(What needs to be done) Only lines with the word "maximizes" belong in the answer; copy them from the records below.

(Dataset items)
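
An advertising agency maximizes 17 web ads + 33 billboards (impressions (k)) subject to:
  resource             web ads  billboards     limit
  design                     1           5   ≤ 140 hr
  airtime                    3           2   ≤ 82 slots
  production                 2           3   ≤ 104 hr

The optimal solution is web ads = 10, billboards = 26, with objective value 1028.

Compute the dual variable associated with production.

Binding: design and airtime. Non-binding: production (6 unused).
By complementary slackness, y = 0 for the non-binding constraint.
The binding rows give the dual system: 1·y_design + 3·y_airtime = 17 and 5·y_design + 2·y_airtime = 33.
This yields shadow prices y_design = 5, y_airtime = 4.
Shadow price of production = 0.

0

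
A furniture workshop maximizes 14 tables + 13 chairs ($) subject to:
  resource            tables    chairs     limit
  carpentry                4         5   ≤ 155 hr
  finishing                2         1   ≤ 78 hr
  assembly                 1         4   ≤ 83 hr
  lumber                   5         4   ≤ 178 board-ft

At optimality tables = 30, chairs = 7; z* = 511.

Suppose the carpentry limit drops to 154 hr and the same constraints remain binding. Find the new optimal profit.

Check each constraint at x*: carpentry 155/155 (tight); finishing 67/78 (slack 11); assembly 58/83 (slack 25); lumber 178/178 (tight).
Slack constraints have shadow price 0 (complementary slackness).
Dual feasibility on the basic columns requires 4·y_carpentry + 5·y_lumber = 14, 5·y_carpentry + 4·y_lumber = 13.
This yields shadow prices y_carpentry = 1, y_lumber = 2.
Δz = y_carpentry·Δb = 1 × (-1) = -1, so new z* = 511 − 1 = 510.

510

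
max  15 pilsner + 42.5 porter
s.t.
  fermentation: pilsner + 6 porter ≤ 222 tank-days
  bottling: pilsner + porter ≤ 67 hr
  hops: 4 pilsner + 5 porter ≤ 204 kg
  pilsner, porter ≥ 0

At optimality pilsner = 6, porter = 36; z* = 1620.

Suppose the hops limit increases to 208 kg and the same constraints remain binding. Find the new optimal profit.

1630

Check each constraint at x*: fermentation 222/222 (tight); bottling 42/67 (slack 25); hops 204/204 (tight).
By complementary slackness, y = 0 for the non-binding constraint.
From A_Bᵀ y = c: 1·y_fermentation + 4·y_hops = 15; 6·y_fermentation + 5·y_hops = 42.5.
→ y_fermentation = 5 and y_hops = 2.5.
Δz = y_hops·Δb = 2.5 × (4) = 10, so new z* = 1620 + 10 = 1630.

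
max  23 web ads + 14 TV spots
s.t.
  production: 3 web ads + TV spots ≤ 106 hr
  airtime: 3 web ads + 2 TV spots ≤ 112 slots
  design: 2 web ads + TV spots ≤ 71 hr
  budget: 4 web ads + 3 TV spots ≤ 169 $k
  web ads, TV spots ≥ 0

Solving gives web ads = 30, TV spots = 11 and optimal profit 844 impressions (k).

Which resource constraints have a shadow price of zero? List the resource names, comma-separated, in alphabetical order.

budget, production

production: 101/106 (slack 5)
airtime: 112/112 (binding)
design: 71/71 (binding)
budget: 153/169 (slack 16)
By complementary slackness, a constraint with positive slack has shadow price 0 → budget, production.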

(Answer for the task)
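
An advertising agency maximizes 17 web ads + 33 billboards (impressions (k)) subject to:
A furniture workshop maximizes 14 tables + 13 chairs ($) subject to: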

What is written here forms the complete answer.